When you reach the line containing "(4) b^4 + 2*b^3", stop after it; until then, copy each line of the listing exactly, starting with the first.
▼
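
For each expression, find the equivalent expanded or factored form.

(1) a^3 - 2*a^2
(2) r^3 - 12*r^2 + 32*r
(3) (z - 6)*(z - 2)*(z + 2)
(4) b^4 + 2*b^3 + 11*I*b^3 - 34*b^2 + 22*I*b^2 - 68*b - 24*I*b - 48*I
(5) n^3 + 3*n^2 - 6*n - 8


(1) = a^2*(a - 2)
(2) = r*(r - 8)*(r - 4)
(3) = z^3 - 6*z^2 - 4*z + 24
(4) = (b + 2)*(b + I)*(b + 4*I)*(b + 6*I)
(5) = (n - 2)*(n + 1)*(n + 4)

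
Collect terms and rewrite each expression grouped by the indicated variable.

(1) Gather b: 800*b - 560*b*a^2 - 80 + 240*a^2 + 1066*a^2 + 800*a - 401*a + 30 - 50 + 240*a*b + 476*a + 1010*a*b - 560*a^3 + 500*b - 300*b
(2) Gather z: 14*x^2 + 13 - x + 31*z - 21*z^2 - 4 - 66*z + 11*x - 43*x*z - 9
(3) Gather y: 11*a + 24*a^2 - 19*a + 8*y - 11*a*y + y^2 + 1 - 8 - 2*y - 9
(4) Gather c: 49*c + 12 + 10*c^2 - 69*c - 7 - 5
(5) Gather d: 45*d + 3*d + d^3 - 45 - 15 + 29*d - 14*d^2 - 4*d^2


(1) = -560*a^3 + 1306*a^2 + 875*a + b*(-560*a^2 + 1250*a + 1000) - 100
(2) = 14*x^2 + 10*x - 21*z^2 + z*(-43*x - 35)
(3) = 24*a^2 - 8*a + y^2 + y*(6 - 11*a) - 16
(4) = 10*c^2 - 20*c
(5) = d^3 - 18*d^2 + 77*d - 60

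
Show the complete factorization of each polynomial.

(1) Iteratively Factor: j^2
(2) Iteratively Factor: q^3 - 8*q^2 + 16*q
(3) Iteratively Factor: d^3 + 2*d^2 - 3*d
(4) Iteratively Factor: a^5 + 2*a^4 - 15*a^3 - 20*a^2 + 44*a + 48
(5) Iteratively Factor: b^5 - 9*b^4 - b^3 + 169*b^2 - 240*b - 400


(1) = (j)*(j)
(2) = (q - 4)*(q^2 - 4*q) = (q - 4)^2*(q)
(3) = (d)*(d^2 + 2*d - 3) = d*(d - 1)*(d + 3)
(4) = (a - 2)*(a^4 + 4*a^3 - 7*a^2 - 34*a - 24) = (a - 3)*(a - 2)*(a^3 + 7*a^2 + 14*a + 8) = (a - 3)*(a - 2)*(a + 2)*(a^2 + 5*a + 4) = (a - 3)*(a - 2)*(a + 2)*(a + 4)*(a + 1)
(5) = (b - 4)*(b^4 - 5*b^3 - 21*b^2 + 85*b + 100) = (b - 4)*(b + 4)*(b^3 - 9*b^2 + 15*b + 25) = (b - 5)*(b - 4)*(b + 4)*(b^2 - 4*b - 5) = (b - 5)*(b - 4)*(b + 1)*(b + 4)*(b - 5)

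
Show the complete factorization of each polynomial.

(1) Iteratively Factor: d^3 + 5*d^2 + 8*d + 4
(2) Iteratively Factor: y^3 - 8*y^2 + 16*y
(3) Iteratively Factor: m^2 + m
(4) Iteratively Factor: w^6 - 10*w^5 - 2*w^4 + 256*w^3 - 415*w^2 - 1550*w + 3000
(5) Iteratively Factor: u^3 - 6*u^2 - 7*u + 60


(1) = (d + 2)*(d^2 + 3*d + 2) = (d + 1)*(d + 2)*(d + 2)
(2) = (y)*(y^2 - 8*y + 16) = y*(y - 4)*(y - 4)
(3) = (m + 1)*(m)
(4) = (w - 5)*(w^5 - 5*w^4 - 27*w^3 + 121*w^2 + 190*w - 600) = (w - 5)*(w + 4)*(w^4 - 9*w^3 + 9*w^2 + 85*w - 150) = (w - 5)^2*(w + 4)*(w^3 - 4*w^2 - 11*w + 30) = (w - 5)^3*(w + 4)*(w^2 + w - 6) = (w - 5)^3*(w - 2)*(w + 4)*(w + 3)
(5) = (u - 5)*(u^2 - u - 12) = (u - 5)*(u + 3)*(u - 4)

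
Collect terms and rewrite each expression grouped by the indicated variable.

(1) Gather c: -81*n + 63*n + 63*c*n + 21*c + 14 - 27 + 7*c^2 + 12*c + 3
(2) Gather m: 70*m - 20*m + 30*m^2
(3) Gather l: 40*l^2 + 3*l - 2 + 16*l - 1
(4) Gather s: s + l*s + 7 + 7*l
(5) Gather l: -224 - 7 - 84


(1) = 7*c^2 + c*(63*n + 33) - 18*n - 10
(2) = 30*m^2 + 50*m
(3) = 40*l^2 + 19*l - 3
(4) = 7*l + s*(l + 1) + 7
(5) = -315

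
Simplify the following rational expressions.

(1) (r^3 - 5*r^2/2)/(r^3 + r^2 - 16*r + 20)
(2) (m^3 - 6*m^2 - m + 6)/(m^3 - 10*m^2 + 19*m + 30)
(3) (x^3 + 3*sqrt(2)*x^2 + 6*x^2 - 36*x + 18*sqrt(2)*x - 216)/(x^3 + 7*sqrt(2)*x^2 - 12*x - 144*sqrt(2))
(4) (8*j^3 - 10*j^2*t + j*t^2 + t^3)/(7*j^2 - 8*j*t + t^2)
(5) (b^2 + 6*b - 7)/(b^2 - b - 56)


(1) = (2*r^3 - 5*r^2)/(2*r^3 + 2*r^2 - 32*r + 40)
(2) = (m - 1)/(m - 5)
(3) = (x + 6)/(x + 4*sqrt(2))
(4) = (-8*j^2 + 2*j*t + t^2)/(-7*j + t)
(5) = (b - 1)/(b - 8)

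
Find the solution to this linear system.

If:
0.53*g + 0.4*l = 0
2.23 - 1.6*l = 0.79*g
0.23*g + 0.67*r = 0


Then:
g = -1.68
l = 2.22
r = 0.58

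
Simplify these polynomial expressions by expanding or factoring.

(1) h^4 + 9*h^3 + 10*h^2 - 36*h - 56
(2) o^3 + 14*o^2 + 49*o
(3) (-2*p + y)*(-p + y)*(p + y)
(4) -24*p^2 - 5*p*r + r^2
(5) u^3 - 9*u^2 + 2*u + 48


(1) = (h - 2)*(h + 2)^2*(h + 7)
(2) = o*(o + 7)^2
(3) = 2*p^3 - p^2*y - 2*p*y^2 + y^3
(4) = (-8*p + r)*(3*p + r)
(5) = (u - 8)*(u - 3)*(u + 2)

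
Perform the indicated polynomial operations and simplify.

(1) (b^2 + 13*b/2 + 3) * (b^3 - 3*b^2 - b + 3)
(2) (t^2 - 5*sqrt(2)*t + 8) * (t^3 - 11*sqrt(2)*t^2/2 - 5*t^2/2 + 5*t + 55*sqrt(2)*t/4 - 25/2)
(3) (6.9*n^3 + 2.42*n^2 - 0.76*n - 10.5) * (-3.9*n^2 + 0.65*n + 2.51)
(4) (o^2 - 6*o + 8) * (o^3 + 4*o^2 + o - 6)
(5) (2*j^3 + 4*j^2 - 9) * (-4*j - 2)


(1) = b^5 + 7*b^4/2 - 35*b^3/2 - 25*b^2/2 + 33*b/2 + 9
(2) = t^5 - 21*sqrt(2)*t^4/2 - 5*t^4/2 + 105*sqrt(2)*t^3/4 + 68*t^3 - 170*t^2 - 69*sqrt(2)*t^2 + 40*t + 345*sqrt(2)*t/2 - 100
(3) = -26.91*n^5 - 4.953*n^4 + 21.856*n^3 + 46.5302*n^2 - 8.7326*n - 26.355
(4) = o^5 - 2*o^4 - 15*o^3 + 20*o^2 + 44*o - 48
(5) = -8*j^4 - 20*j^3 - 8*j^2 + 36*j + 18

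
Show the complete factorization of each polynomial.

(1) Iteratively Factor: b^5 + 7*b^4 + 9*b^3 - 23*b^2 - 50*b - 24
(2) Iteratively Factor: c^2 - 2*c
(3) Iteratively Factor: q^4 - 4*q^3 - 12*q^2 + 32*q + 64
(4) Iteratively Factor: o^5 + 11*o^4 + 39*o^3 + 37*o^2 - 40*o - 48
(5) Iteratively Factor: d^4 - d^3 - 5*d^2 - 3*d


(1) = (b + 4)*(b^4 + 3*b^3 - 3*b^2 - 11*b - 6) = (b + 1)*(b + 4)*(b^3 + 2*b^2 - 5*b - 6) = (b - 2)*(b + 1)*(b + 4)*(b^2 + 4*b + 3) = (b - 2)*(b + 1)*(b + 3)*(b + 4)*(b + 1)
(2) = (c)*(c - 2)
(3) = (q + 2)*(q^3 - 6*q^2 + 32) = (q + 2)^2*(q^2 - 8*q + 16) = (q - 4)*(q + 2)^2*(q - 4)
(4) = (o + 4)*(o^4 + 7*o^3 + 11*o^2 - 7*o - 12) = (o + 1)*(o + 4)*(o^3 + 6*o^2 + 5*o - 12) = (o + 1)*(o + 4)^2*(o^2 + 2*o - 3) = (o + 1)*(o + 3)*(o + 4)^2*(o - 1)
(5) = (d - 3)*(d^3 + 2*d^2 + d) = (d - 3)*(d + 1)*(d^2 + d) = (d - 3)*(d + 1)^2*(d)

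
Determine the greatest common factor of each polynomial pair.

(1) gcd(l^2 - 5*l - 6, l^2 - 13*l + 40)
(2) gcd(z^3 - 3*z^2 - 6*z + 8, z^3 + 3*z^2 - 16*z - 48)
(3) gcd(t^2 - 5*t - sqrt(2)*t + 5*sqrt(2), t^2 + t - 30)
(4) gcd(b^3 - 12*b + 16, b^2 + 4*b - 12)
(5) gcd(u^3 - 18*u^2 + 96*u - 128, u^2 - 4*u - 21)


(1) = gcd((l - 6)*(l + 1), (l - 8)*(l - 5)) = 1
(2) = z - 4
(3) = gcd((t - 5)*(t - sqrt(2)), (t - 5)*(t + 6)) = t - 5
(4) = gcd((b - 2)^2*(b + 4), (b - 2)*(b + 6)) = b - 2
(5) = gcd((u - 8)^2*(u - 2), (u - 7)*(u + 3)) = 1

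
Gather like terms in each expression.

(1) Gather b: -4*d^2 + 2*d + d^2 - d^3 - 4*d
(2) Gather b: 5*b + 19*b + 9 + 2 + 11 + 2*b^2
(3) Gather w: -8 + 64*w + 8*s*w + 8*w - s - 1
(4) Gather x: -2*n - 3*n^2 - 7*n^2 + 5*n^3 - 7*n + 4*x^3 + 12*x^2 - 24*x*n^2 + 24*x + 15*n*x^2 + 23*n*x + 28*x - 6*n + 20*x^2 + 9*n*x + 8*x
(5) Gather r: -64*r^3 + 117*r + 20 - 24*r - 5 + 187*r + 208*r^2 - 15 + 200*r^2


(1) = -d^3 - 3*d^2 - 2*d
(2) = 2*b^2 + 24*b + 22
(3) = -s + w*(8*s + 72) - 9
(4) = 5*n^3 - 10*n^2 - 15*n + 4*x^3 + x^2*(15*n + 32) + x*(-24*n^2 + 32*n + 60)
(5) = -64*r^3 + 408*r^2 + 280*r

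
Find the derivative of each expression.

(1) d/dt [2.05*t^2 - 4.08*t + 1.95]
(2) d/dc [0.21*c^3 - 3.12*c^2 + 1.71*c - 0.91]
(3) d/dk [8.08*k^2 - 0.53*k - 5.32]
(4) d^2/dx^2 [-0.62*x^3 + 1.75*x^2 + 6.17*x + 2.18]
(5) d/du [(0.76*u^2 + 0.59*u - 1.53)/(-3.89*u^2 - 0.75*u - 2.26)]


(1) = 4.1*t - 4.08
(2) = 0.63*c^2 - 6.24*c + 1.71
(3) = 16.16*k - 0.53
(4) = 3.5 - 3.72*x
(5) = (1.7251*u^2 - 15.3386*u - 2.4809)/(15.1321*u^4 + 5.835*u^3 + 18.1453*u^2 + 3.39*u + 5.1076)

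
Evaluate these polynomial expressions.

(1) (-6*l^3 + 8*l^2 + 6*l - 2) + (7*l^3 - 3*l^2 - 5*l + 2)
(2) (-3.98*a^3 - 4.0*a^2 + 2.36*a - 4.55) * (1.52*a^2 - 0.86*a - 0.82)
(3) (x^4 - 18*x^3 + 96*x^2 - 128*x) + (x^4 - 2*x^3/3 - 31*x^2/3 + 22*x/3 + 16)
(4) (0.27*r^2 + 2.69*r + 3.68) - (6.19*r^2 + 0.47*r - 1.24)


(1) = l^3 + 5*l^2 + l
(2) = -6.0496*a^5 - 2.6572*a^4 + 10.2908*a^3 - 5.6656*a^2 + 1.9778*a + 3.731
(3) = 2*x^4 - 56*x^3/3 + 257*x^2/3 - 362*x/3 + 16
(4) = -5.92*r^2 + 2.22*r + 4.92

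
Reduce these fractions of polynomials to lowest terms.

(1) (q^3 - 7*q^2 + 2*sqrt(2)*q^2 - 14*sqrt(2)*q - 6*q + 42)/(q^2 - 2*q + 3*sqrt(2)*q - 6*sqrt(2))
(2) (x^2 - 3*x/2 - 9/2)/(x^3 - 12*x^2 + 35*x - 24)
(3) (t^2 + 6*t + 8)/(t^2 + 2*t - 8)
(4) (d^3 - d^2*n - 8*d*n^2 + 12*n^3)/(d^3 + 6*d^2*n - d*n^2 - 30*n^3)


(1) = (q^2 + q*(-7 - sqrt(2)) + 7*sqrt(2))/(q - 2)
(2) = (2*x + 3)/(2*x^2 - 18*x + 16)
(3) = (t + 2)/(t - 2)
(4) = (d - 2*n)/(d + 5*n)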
▲
▶ **EXERCISE OUTPUT**:
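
For each expression, find the equivalent expanded or factored form.

(1) a^3 - 2*a^2
(2) r^3 - 12*r^2 + 32*r
(3) (z - 6)*(z - 2)*(z + 2)
(4) b^4 + 2*b^3 + 11*I*b^3 - 34*b^2 + 22*I*b^2 - 68*b - 24*I*b - 48*I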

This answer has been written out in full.